▶ Saved data entries
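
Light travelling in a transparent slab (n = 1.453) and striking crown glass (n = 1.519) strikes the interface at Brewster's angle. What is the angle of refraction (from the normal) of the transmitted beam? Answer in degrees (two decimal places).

tan θ_B = n₂/n₁ = 1.519/1.453 = 1.0454, so θ_B = 46.27°.
Since θ_B + θ_t = 90° at Brewster incidence, θ_t = 90° − 46.27° = 43.73°.

θ_t ≈ 43.73°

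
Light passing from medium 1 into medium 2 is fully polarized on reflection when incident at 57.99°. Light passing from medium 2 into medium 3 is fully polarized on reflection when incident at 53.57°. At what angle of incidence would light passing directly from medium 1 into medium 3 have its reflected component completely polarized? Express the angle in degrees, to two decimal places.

θ_B ≈ 65.23°

tan θ_B(1→2) = n₂/n₁ = tan 57.99° = 1.5997.
tan θ_B(2→3) = n₃/n₂ = tan 53.57° = 1.3549.
So n₃/n₁ = (n₂/n₁)(n₃/n₂) = 1.5997 × 1.3549 = 2.1674.
θ_B(1→3) = arctan(2.1674) = 65.23°.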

▶ Directions
The records above must be repeated exactly, in their entirety.

▶ Exercise result
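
Light travelling in a transparent slab (n = 1.453) and striking crown glass (n = 1.519) strikes the interface at Brewster's angle. What is the angle of refraction (from the normal) of the transmitted beam? Answer in degrees (two decimal places).

tan θ_B = n₂/n₁ = 1.519/1.453 = 1.0454, so θ_B = 46.27°.
Since θ_B + θ_t = 90° at Brewster incidence, θ_t = 90° − 46.27° = 43.73°.

θ_t ≈ 43.73°

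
Light passing from medium 1 into medium 2 is fully polarized on reflection when incident at 57.99°. Light passing from medium 2 into medium 3 is fully polarized on reflection when incident at 53.57°. At what angle of incidence would light passing directly from medium 1 into medium 3 have its reflected component completely polarized? Express the angle in degrees, to two decimal places.

θ_B ≈ 65.23°

tan θ_B(1→2) = n₂/n₁ = tan 57.99° = 1.5997.
tan θ_B(2→3) = n₃/n₂ = tan 53.57° = 1.3549.
So n₃/n₁ = (n₂/n₁)(n₃/n₂) = 1.5997 × 1.3549 = 2.1674.
θ_B(1→3) = arctan(2.1674) = 65.23°.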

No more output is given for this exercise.